**EXERCISE DIRECTIONS**:
Print exactly the lines starting at the one that contains "Starting at (28.195°, 28.112°)" and ending at the last line of the listing below.

——

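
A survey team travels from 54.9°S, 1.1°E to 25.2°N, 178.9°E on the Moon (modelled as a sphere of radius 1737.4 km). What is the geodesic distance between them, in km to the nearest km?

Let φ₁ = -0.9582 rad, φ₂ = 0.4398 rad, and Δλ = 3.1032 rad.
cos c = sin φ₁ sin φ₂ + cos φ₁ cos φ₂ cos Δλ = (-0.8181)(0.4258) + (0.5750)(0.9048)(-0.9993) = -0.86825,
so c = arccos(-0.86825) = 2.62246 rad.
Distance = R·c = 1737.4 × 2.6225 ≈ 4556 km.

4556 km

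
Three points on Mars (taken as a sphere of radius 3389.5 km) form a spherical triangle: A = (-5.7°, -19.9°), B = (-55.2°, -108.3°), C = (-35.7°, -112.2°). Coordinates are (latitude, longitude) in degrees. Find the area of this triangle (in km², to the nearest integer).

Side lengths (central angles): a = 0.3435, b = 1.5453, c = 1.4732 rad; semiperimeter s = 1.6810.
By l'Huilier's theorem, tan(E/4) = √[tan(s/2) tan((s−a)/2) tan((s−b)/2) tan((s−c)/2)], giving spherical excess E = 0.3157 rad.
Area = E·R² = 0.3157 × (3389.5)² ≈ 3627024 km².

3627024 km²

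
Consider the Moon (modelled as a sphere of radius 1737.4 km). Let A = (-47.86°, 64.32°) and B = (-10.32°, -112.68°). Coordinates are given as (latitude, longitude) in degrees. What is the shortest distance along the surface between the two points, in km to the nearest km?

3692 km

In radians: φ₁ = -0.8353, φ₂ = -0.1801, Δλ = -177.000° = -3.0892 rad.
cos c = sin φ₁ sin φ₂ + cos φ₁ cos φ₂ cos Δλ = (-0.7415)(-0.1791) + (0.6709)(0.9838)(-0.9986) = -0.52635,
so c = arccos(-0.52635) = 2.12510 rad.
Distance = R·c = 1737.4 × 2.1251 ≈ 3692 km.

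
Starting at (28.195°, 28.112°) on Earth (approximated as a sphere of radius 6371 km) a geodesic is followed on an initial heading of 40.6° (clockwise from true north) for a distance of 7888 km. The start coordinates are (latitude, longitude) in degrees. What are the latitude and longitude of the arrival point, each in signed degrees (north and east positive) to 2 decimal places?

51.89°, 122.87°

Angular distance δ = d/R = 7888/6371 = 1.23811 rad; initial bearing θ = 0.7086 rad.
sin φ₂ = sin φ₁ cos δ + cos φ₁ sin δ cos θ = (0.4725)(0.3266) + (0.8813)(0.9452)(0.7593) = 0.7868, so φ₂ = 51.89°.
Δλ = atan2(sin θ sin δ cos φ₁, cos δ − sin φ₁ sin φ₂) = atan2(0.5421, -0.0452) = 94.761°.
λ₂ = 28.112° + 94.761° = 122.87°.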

——

**EXERCISE ANSWER**:
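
Starting at (28.195°, 28.112°) on Earth (approximated as a sphere of radius 6371 km) a geodesic is followed on an initial heading of 40.6° (clockwise from true north) for a distance of 7888 km. The start coordinates are (latitude, longitude) in degrees. What are the latitude and longitude of the arrival point, each in signed degrees (north and east positive) to 2 decimal places?

51.89°, 122.87°

Angular distance δ = d/R = 7888/6371 = 1.23811 rad; initial bearing θ = 0.7086 rad.
sin φ₂ = sin φ₁ cos δ + cos φ₁ sin δ cos θ = (0.4725)(0.3266) + (0.8813)(0.9452)(0.7593) = 0.7868, so φ₂ = 51.89°.
Δλ = atan2(sin θ sin δ cos φ₁, cos δ − sin φ₁ sin φ₂) = atan2(0.5421, -0.0452) = 94.761°.
λ₂ = 28.112° + 94.761° = 122.87°.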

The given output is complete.